The answer must consist of every record below, transcribed exactly.
======== GIVEN DATA
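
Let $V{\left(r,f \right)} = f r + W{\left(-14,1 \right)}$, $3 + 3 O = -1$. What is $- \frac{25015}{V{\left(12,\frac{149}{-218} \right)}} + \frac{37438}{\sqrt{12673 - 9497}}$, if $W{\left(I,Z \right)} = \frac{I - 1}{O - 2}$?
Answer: $\frac{5453270}{807} + \frac{18719 \sqrt{794}}{794} \approx 7421.8$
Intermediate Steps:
$O = - \frac{4}{3}$ ($O = -1 + \frac{1}{3} \left(-1\right) = -1 - \frac{1}{3} = - \frac{4}{3} \approx -1.3333$)
$W{\left(I,Z \right)} = \frac{3}{10} - \frac{3 I}{10}$ ($W{\left(I,Z \right)} = \frac{I - 1}{- \frac{4}{3} - 2} = \frac{-1 + I}{- \frac{10}{3}} = \left(-1 + I\right) \left(- \frac{3}{10}\right) = \frac{3}{10} - \frac{3 I}{10}$)
$V{\left(r,f \right)} = \frac{9}{2} + f r$ ($V{\left(r,f \right)} = f r + \left(\frac{3}{10} - - \frac{21}{5}\right) = f r + \left(\frac{3}{10} + \frac{21}{5}\right) = f r + \frac{9}{2} = \frac{9}{2} + f r$)
$- \frac{25015}{V{\left(12,\frac{149}{-218} \right)}} + \frac{37438}{\sqrt{12673 - 9497}} = - \frac{25015}{\frac{9}{2} + \frac{149}{-218} \cdot 12} + \frac{37438}{\sqrt{12673 - 9497}} = - \frac{25015}{\frac{9}{2} + 149 \left(- \frac{1}{218}\right) 12} + \frac{37438}{\sqrt{3176}} = - \frac{25015}{\frac{9}{2} - \frac{894}{109}} + \frac{37438}{2 \sqrt{794}} = - \frac{25015}{\frac{9}{2} - \frac{894}{109}} + 37438 \frac{\sqrt{794}}{1588} = - \frac{25015}{- \frac{807}{218}} + \frac{18719 \sqrt{794}}{794} = \left(-25015\right) \left(- \frac{218}{807}\right) + \frac{18719 \sqrt{794}}{794} = \frac{5453270}{807} + \frac{18719 \sqrt{794}}{794}$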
================
WRITTEN ANSWER →
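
Let $V{\left(r,f \right)} = f r + W{\left(-14,1 \right)}$, $3 + 3 O = -1$. What is $- \frac{25015}{V{\left(12,\frac{149}{-218} \right)}} + \frac{37438}{\sqrt{12673 - 9497}}$, if $W{\left(I,Z \right)} = \frac{I - 1}{O - 2}$?
Answer: $\frac{5453270}{807} + \frac{18719 \sqrt{794}}{794} \approx 7421.8$
Intermediate Steps:
$O = - \frac{4}{3}$ ($O = -1 + \frac{1}{3} \left(-1\right) = -1 - \frac{1}{3} = - \frac{4}{3} \approx -1.3333$)
$W{\left(I,Z \right)} = \frac{3}{10} - \frac{3 I}{10}$ ($W{\left(I,Z \right)} = \frac{I - 1}{- \frac{4}{3} - 2} = \frac{-1 + I}{- \frac{10}{3}} = \left(-1 + I\right) \left(- \frac{3}{10}\right) = \frac{3}{10} - \frac{3 I}{10}$)
$V{\left(r,f \right)} = \frac{9}{2} + f r$ ($V{\left(r,f \right)} = f r + \left(\frac{3}{10} - - \frac{21}{5}\right) = f r + \left(\frac{3}{10} + \frac{21}{5}\right) = f r + \frac{9}{2} = \frac{9}{2} + f r$)
$- \frac{25015}{V{\left(12,\frac{149}{-218} \right)}} + \frac{37438}{\sqrt{12673 - 9497}} = - \frac{25015}{\frac{9}{2} + \frac{149}{-218} \cdot 12} + \frac{37438}{\sqrt{12673 - 9497}} = - \frac{25015}{\frac{9}{2} + 149 \left(- \frac{1}{218}\right) 12} + \frac{37438}{\sqrt{3176}} = - \frac{25015}{\frac{9}{2} - \frac{894}{109}} + \frac{37438}{2 \sqrt{794}} = - \frac{25015}{\frac{9}{2} - \frac{894}{109}} + 37438 \frac{\sqrt{794}}{1588} = - \frac{25015}{- \frac{807}{218}} + \frac{18719 \sqrt{794}}{794} = \left(-25015\right) \left(- \frac{218}{807}\right) + \frac{18719 \sqrt{794}}{794} = \frac{5453270}{807} + \frac{18719 \sqrt{794}}{794}$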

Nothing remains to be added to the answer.